**Exercise**
Give, as a bare number, the count of lines below that contain "rural".

**Material for the task**
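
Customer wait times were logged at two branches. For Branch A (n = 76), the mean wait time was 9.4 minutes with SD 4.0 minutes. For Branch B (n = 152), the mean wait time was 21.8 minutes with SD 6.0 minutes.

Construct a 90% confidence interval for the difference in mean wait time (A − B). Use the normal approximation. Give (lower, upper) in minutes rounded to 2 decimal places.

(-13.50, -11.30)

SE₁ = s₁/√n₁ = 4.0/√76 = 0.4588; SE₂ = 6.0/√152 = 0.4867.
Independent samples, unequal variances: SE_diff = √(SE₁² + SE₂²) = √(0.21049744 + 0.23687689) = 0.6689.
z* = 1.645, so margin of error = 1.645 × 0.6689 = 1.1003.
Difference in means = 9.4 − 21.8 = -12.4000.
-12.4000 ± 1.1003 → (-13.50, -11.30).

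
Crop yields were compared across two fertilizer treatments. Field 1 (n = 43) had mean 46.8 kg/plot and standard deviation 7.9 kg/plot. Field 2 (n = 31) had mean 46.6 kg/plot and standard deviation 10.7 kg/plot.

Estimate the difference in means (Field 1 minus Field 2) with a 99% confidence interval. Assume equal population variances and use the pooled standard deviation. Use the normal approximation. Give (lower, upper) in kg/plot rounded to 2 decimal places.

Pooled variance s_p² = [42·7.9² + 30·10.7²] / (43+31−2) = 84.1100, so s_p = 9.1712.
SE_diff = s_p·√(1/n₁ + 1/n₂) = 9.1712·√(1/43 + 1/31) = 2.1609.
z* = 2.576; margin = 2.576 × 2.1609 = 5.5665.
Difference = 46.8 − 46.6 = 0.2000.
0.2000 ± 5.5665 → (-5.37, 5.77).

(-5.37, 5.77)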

* * *

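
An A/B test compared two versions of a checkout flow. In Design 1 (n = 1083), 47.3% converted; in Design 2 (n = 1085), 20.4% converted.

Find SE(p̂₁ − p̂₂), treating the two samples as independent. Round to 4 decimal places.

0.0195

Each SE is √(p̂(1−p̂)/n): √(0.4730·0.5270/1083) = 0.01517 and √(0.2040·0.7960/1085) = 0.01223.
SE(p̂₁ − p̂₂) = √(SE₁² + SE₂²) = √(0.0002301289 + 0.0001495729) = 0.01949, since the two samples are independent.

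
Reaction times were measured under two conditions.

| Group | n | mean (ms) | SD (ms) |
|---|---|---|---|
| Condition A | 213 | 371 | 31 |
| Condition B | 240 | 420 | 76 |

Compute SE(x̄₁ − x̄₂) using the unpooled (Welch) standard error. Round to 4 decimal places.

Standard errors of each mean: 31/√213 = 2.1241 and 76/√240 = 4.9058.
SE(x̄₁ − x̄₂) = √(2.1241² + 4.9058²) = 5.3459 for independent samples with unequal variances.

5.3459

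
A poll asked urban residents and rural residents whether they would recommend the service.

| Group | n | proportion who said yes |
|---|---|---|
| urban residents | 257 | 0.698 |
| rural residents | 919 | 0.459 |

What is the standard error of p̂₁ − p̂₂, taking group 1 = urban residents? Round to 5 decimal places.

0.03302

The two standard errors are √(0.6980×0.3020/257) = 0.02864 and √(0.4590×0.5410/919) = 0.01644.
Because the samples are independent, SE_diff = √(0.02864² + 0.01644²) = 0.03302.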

**Result**
2